# WORK TASK
Restate word for word the entries below, starting with the line with "The following instruments" and continuing through the line with "3. 3y coupon bond, annual coupon 1.7500%". Include both of those lines and no others.

# SOURCE DATA
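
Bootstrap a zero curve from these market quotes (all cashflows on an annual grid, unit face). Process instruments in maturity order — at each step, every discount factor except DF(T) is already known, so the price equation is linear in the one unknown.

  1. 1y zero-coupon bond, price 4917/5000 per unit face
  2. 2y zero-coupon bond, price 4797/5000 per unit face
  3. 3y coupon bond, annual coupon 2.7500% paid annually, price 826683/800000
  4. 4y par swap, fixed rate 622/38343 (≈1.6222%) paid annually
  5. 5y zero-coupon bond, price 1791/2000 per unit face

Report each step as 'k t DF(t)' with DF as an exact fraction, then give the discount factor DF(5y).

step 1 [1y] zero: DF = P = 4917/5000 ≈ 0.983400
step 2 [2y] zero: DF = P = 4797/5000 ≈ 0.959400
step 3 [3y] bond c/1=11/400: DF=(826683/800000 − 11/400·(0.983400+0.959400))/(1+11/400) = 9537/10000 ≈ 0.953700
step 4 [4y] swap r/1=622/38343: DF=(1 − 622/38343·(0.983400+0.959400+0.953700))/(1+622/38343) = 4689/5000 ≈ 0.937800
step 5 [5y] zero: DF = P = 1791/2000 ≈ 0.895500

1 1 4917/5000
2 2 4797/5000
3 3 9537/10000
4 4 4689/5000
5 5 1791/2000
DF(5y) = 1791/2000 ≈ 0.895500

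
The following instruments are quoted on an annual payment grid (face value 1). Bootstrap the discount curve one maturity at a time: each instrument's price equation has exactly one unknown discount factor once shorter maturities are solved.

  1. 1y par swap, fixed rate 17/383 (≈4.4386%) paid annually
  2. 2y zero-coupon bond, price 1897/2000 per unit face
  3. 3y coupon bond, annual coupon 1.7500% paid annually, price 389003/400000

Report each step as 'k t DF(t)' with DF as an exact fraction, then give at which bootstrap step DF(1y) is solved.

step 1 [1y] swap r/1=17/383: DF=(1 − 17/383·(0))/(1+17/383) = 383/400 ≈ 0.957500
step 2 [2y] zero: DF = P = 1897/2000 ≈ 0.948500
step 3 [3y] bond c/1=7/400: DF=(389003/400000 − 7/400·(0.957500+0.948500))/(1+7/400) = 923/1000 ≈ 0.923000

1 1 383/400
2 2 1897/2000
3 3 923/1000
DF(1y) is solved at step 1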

# EXERCISE RESULT
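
The following instruments are quoted on an annual payment grid (face value 1). Bootstrap the discount curve one maturity at a time: each instrument's price equation has exactly one unknown discount factor once shorter maturities are solved.

  1. 1y par swap, fixed rate 17/383 (≈4.4386%) paid annually
  2. 2y zero-coupon bond, price 1897/2000 per unit face
  3. 3y coupon bond, annual coupon 1.7500% paid annually, price 389003/400000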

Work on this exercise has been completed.